Collected data:

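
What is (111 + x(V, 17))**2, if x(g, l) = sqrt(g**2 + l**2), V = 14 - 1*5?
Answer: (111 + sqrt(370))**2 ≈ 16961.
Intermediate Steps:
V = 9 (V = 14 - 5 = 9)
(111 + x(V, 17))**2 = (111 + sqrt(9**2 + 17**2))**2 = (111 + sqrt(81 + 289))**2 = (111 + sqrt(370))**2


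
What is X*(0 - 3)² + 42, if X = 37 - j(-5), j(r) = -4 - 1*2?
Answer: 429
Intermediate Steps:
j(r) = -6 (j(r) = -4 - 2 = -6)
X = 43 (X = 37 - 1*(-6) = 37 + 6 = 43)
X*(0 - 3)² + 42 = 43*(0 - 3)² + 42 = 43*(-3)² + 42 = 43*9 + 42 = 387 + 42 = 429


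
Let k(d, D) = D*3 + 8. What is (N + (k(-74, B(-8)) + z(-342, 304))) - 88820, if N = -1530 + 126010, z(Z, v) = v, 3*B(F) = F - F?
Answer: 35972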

* * *

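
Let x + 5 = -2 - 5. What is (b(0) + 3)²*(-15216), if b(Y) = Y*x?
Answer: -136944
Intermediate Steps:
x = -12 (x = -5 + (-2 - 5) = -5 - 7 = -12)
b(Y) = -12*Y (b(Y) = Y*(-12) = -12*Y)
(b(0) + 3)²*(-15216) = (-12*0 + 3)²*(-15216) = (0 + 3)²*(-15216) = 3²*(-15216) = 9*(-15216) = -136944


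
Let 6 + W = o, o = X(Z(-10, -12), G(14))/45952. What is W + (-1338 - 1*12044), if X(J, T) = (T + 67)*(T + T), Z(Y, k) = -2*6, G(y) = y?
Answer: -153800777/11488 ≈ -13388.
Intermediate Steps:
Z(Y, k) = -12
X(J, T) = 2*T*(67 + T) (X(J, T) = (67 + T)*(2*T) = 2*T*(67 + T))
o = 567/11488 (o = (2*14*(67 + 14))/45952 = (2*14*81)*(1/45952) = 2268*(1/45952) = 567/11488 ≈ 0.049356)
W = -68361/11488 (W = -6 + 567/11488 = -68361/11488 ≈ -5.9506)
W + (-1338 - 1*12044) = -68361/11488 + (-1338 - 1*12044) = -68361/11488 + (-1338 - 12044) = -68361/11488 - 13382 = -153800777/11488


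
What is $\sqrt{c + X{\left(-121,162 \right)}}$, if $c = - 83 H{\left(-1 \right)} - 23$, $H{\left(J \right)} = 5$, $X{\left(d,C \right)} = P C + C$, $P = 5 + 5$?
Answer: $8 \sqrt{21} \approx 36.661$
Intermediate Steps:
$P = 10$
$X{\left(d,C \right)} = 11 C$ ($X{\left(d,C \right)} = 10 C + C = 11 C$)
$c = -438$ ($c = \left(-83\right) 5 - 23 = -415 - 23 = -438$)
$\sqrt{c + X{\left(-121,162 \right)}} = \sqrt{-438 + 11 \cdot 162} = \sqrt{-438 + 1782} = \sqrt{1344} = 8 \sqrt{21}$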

Your assignment: Task for the records above: copy every line in which the word "What" occurs.

Result of the task:
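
What is (111 + x(V, 17))**2, if x(g, l) = sqrt(g**2 + l**2), V = 14 - 1*5?
What is X*(0 - 3)² + 42, if X = 37 - j(-5), j(r) = -4 - 1*2?
Let k(d, D) = D*3 + 8. What is (N + (k(-74, B(-8)) + z(-342, 304))) - 88820, if N = -1530 + 126010, z(Z, v) = v, 3*B(F) = F - F?
Let x + 5 = -2 - 5. What is (b(0) + 3)²*(-15216), if b(Y) = Y*x?
Let 6 + W = o, o = X(Z(-10, -12), G(14))/45952. What is W + (-1338 - 1*12044), if X(J, T) = (T + 67)*(T + T), Z(Y, k) = -2*6, G(y) = y?
What is $\sqrt{c + X{\left(-121,162 \right)}}$, if $c = - 83 H{\left(-1 \right)} - 23$, $H{\left(J \right)} = 5$, $X{\left(d,C \right)} = P C + C$, $P = 5 + 5$?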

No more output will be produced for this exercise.